=== TASK PROMPT ===
Lines with "following": state how many there are in the records below, and nothing else.

(DATA TO PROCESS begins)

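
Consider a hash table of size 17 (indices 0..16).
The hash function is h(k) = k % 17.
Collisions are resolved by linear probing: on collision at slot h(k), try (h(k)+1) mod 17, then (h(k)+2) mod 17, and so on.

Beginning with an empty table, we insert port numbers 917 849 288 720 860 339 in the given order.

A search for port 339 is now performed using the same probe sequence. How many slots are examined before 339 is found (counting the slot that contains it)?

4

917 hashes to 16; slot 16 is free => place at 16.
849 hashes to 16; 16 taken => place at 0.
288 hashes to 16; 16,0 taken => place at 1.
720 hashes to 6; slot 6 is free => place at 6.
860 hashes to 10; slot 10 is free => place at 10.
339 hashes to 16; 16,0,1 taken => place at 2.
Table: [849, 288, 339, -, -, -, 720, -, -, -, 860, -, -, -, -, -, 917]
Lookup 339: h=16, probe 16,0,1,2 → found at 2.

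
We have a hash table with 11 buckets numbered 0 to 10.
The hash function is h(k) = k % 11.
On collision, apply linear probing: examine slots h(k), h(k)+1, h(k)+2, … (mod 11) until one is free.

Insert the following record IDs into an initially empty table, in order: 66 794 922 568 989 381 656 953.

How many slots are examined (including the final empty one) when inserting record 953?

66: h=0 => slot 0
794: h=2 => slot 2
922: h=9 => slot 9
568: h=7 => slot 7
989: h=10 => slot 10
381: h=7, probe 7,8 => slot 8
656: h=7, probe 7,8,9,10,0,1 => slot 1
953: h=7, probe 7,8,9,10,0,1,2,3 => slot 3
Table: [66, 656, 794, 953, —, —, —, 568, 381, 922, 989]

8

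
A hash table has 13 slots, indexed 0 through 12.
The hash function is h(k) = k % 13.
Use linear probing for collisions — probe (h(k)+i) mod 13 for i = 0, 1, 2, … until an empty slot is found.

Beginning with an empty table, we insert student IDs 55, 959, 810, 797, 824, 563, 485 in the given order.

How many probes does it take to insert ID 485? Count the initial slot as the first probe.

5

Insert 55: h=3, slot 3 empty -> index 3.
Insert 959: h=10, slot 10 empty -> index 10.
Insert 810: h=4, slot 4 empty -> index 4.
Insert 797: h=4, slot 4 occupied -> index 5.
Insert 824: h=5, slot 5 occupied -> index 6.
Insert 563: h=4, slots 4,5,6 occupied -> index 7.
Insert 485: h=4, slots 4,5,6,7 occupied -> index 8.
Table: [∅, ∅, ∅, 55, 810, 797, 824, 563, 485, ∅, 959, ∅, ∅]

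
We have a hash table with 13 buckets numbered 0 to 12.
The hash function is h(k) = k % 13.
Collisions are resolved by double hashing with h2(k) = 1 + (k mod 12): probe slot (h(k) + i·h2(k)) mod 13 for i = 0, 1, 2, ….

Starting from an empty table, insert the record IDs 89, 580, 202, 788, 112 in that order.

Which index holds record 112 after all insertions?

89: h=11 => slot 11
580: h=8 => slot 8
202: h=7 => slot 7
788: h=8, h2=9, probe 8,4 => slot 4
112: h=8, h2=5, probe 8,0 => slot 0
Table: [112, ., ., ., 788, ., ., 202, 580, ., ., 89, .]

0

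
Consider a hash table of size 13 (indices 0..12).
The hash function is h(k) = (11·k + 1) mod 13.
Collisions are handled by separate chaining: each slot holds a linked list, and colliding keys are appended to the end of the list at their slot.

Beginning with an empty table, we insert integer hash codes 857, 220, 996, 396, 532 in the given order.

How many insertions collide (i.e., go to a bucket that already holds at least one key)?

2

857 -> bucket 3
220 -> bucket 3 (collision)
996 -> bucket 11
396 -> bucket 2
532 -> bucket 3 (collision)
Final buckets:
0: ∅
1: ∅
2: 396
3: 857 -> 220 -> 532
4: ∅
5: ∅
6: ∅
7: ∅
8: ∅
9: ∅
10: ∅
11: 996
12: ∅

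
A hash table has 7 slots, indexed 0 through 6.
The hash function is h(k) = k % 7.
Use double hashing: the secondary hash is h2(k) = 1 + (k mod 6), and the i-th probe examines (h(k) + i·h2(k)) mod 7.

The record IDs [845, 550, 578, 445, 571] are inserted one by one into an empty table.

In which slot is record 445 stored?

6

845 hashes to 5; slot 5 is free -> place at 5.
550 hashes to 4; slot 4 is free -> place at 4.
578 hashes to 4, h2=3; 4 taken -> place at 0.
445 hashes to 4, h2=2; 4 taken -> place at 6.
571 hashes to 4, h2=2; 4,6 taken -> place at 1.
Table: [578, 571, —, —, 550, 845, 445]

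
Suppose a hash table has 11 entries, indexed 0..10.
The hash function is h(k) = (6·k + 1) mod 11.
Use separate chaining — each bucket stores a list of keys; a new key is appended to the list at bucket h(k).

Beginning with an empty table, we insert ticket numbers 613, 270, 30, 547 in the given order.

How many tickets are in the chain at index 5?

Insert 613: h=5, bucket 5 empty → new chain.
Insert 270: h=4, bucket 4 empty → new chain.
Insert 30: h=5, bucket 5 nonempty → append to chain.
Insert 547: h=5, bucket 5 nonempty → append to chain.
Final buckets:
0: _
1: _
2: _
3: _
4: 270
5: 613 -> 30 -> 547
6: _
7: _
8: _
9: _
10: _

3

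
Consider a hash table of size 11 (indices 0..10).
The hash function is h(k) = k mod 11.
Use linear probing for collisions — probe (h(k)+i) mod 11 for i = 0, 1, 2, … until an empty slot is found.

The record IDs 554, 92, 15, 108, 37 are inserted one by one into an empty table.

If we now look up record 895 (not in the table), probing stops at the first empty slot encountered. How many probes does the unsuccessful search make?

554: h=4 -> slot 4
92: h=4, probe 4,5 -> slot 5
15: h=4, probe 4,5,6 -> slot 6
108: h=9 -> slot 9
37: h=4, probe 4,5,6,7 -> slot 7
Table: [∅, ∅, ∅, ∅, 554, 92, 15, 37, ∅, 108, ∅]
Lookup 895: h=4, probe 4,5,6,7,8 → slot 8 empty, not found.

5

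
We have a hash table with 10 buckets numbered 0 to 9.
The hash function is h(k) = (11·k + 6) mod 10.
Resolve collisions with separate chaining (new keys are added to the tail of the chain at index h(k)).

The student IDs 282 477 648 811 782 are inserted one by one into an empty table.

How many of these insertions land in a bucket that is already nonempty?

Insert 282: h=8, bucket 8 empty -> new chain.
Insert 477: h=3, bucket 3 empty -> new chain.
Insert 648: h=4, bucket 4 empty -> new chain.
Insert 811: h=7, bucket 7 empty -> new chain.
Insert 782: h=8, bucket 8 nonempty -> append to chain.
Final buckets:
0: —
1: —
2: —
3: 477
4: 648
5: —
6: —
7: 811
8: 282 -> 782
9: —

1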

(DATA TO PROCESS ends)
(DATA TO PROCESS begins)

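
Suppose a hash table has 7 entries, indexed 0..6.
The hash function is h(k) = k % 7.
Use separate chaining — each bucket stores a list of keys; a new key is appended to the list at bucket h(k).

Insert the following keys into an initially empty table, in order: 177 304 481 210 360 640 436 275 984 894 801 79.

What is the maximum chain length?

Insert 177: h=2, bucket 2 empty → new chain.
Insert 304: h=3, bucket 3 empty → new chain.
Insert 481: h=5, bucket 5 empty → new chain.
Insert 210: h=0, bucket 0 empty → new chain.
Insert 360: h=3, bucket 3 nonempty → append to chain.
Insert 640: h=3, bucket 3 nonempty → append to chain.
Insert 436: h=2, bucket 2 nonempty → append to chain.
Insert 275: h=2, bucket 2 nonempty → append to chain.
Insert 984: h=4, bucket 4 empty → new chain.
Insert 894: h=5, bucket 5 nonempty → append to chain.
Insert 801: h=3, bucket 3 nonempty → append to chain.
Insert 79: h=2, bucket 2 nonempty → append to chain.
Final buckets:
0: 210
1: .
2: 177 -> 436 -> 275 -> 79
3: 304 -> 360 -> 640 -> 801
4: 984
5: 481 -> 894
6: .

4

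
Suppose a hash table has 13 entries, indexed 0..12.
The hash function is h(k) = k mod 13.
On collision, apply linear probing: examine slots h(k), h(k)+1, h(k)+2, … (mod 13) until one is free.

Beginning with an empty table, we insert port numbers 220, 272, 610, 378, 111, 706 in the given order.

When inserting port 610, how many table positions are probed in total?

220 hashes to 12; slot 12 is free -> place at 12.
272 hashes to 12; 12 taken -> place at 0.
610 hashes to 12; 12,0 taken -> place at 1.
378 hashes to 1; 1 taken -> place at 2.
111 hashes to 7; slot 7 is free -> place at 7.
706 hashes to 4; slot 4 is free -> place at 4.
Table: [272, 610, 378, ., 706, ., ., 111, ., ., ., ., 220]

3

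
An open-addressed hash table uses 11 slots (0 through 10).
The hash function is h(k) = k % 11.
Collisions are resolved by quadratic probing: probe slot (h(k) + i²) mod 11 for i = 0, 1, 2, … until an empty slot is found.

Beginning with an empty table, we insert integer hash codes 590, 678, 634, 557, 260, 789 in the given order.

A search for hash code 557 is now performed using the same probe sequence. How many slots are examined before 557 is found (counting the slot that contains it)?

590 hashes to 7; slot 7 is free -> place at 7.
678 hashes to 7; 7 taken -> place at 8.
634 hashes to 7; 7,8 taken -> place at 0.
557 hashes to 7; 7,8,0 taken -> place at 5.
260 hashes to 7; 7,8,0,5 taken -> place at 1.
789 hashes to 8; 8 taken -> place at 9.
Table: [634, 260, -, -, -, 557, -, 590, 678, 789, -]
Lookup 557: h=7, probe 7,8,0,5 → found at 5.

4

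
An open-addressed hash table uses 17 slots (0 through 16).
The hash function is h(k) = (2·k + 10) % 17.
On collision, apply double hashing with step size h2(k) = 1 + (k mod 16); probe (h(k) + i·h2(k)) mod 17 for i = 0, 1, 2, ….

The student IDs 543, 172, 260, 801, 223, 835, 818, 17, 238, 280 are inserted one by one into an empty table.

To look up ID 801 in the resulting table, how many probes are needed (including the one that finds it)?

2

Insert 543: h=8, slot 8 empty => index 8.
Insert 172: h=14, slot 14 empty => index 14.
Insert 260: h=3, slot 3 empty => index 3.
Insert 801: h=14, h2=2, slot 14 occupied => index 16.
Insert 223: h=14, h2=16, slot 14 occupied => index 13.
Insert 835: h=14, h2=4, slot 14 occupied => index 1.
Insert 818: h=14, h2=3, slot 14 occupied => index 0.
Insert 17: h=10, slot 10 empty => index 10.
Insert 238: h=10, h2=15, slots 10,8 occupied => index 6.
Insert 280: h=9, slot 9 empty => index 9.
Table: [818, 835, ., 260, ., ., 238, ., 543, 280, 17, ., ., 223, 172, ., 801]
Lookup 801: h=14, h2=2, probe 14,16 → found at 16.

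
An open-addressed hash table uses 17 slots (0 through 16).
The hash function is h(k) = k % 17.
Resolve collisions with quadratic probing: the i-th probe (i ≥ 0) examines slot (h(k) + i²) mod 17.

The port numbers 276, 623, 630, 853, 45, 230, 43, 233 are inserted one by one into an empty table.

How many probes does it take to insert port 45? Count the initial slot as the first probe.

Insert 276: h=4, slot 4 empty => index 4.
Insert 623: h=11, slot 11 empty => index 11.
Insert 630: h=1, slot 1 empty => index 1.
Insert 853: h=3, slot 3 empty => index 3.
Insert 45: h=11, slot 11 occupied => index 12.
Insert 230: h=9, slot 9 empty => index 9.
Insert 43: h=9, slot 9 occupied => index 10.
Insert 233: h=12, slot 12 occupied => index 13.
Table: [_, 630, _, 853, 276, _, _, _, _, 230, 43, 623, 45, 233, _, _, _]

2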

(DATA TO PROCESS ends)

=== TASK SOLUTION ===
2